-- Records supplied follows --

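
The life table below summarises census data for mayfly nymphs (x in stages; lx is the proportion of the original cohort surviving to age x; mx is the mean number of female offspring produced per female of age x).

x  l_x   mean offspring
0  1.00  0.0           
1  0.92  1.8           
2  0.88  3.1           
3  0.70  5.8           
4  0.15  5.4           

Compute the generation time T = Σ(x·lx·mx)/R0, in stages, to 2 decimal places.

2.43

lx·mx: 0, 1.656, 2.728, 4.06, 0.81 → R0 = 9.254
x·lx·mx: 0, 1.656, 5.456, 12.18, 3.24 → Σ = 22.532
T = 22.532 / 9.254 = 2.434839… → 2.43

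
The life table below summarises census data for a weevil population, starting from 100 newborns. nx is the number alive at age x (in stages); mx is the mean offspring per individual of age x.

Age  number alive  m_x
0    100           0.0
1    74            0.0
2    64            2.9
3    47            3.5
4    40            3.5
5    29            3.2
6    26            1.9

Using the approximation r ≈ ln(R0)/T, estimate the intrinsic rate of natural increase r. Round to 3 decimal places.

0.534

lx = nx/n0 = nx/100: 1, 0.74, 0.64, 0.47, 0.4, 0.29, 0.26
R0 = Σ lx·mx = 0 + 0 + 1.856 + 1.645 + 1.4 + 0.928 + 0.494 = 6.323
Σ x·lx·mx = 21.851; T = 21.851/6.323 = 3.4558…
r ≈ ln(R0)/T = ln(6.323)/3.4558… = 0.53365… → 0.534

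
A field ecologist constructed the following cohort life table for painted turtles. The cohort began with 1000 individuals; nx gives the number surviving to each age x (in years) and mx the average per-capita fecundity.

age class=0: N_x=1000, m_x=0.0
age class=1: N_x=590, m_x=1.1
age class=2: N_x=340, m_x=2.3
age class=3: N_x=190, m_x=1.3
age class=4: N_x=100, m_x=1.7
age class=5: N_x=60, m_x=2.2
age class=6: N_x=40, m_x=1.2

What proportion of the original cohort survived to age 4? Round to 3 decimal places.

l_4 = n_4/n_0 = 100/1000 = 0.1 → 0.100

0.100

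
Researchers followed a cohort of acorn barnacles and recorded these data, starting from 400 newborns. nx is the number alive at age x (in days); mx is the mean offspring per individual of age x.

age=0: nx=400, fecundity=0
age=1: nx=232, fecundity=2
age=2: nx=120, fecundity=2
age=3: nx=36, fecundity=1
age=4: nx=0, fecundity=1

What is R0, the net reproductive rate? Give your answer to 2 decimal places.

1.85

lx = nx/n0 = nx/400: 1, 0.58, 0.3, 0.09, 0
lx·mx by age: 0, 1.16, 0.6, 0.09, 0
R0 = Σ lx·mx = 1.85 → 1.85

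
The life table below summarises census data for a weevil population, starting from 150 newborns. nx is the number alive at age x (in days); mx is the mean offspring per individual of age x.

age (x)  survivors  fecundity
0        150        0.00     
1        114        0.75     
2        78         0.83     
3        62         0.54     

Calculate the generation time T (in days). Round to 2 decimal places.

1.72

lx = nx/n0 = nx/150: 1, 0.76, 0.52, 0.41333…
lx·mx: 0, 0.57, 0.4316, 0.2232… → R0 = 1.2248…
x·lx·mx: 0, 0.57, 0.8632, 0.6696… → Σ = 2.1028…
T = 2.1028… / 1.2248… = 1.716852… → 1.72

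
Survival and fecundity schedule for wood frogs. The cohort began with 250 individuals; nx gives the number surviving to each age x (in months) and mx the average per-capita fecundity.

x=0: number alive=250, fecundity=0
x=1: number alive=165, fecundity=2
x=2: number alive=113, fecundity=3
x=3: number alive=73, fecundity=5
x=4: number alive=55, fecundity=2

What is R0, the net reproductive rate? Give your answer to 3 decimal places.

4.576

lx = nx/n0 = nx/250: 1, 0.66, 0.452, 0.292, 0.22
lx·mx by age: 0, 1.32, 1.356, 1.46, 0.44
R0 = Σ lx·mx = 4.576 → 4.576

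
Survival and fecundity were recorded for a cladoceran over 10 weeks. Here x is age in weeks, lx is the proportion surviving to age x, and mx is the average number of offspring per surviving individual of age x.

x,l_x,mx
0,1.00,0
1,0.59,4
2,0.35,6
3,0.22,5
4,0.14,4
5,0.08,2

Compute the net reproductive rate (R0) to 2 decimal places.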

-- Records supplied concluded --

§ **Problem details**: Nothing should be left out when the listing is retyped exactly.

§ **Exercise answer**:
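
The life table below summarises census data for mayfly nymphs (x in stages; lx is the proportion of the original cohort surviving to age x; mx is the mean number of female offspring produced per female of age x).

x  l_x   mean offspring
0  1.00  0.0           
1  0.92  1.8           
2  0.88  3.1           
3  0.70  5.8           
4  0.15  5.4           

Compute the generation time T = Σ(x·lx·mx)/R0, in stages, to 2 decimal places.

2.43

lx·mx: 0, 1.656, 2.728, 4.06, 0.81 → R0 = 9.254
x·lx·mx: 0, 1.656, 5.456, 12.18, 3.24 → Σ = 22.532
T = 22.532 / 9.254 = 2.434839… → 2.43

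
The life table below summarises census data for a weevil population, starting from 100 newborns. nx is the number alive at age x (in stages); mx is the mean offspring per individual of age x.

Age  number alive  m_x
0    100           0.0
1    74            0.0
2    64            2.9
3    47            3.5
4    40            3.5
5    29            3.2
6    26            1.9

Using the approximation r ≈ ln(R0)/T, estimate the intrinsic rate of natural increase r. Round to 3 decimal places.

0.534

lx = nx/n0 = nx/100: 1, 0.74, 0.64, 0.47, 0.4, 0.29, 0.26
R0 = Σ lx·mx = 0 + 0 + 1.856 + 1.645 + 1.4 + 0.928 + 0.494 = 6.323
Σ x·lx·mx = 21.851; T = 21.851/6.323 = 3.4558…
r ≈ ln(R0)/T = ln(6.323)/3.4558… = 0.53365… → 0.534

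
A field ecologist constructed the following cohort life table for painted turtles. The cohort began with 1000 individuals; nx gives the number surviving to each age x (in years) and mx the average per-capita fecundity.

age class=0: N_x=1000, m_x=0.0
age class=1: N_x=590, m_x=1.1
age class=2: N_x=340, m_x=2.3
age class=3: N_x=190, m_x=1.3
age class=4: N_x=100, m_x=1.7
age class=5: N_x=60, m_x=2.2
age class=6: N_x=40, m_x=1.2

What proportion of the original cohort survived to age 4? Round to 3 decimal places.

l_4 = n_4/n_0 = 100/1000 = 0.1 → 0.100

0.100

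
Researchers followed a cohort of acorn barnacles and recorded these data, starting from 400 newborns. nx is the number alive at age x (in days); mx is the mean offspring per individual of age x.

age=0: nx=400, fecundity=0
age=1: nx=232, fecundity=2
age=2: nx=120, fecundity=2
age=3: nx=36, fecundity=1
age=4: nx=0, fecundity=1

What is R0, the net reproductive rate? Give your answer to 2 decimal places.

1.85

lx = nx/n0 = nx/400: 1, 0.58, 0.3, 0.09, 0
lx·mx by age: 0, 1.16, 0.6, 0.09, 0
R0 = Σ lx·mx = 1.85 → 1.85

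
The life table below summarises census data for a weevil population, starting from 150 newborns. nx is the number alive at age x (in days); mx is the mean offspring per individual of age x.

age (x)  survivors  fecundity
0        150        0.00     
1        114        0.75     
2        78         0.83     
3        62         0.54     

Calculate the generation time T (in days). Round to 2 decimal places.

1.72

lx = nx/n0 = nx/150: 1, 0.76, 0.52, 0.41333…
lx·mx: 0, 0.57, 0.4316, 0.2232… → R0 = 1.2248…
x·lx·mx: 0, 0.57, 0.8632, 0.6696… → Σ = 2.1028…
T = 2.1028… / 1.2248… = 1.716852… → 1.72

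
Survival and fecundity schedule for wood frogs. The cohort began with 250 individuals; nx gives the number surviving to each age x (in months) and mx the average per-capita fecundity.

x=0: number alive=250, fecundity=0
x=1: number alive=165, fecundity=2
x=2: number alive=113, fecundity=3
x=3: number alive=73, fecundity=5
x=4: number alive=55, fecundity=2

What is R0, the net reproductive rate? Give your answer to 3 decimal places.

4.576

lx = nx/n0 = nx/250: 1, 0.66, 0.452, 0.292, 0.22
lx·mx by age: 0, 1.32, 1.356, 1.46, 0.44
R0 = Σ lx·mx = 4.576 → 4.576

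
Survival and fecundity were recorded for a cladoceran over 10 weeks. Here x is age in weeks, lx is the proportion surviving to age x, and mx is the average number of offspring per surviving individual of age x.

x,l_x,mx
0,1.00,0
1,0.59,4
2,0.35,6
3,0.22,5
4,0.14,4
5,0.08,2

Compute the net reproductive rate (R0) to 2 decimal places.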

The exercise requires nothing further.